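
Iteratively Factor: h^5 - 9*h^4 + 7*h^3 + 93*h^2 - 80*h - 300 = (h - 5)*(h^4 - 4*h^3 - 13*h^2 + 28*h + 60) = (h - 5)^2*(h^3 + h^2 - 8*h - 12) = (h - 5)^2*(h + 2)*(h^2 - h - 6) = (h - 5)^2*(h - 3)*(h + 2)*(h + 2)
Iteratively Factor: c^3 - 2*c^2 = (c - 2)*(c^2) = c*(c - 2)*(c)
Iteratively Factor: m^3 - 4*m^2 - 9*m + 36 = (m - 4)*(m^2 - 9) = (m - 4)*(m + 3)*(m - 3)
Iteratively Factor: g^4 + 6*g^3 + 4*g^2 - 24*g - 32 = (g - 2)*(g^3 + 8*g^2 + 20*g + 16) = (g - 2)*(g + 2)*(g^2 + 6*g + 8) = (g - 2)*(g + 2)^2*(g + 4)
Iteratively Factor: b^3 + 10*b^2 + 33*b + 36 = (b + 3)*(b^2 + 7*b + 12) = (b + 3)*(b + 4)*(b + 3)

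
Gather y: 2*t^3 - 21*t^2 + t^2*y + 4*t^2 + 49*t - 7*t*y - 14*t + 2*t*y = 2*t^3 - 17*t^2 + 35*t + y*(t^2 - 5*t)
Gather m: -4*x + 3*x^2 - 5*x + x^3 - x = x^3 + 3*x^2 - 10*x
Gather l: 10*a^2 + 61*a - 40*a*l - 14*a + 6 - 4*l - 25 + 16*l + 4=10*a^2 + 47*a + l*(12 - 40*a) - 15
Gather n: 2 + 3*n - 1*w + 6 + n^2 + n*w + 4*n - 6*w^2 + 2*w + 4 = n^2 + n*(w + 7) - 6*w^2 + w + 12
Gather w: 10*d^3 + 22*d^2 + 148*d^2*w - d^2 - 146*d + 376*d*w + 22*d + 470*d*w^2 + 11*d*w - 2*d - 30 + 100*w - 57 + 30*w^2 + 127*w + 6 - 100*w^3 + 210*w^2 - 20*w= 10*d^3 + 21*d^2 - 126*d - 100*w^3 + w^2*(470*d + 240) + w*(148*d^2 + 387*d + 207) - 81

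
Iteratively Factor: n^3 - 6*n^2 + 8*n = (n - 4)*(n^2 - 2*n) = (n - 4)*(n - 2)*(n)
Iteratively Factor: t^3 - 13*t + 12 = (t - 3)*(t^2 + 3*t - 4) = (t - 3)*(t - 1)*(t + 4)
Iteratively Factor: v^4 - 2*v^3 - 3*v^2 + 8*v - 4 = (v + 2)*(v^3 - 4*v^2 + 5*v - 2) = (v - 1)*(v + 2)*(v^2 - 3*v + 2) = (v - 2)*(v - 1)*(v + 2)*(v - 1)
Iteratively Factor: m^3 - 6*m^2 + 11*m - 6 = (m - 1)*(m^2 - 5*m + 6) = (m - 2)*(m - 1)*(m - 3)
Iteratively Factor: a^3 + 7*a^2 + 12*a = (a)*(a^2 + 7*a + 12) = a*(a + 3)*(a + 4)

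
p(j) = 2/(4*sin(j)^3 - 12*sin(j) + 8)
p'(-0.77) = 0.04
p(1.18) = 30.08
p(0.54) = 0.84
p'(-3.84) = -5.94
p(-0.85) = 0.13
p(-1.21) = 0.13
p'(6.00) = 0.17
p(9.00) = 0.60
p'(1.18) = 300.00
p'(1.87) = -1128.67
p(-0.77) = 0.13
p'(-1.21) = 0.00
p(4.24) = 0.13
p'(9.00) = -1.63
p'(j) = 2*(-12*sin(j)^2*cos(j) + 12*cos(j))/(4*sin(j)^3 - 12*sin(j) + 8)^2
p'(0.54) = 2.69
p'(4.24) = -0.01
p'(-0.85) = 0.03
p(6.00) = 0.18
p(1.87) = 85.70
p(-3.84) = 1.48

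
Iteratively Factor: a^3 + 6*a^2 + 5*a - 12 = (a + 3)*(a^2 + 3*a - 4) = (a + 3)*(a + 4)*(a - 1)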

* _AIM OF THE EXERCISE_
Word for word, restate the line that contains "p(-0.77) = 0.13" and each line after it, up to and including the last line of the listing; include nothing else.

* _RESULT FOR THIS TASK_
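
p(-0.77) = 0.13
p'(-1.21) = 0.00
p(4.24) = 0.13
p'(9.00) = -1.63
p'(j) = 2*(-12*sin(j)^2*cos(j) + 12*cos(j))/(4*sin(j)^3 - 12*sin(j) + 8)^2
p'(0.54) = 2.69
p'(4.24) = -0.01
p'(-0.85) = 0.03
p(6.00) = 0.18
p(1.87) = 85.70
p(-3.84) = 1.48

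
Iteratively Factor: a^3 + 6*a^2 + 5*a - 12 = (a + 3)*(a^2 + 3*a - 4) = (a + 3)*(a + 4)*(a - 1)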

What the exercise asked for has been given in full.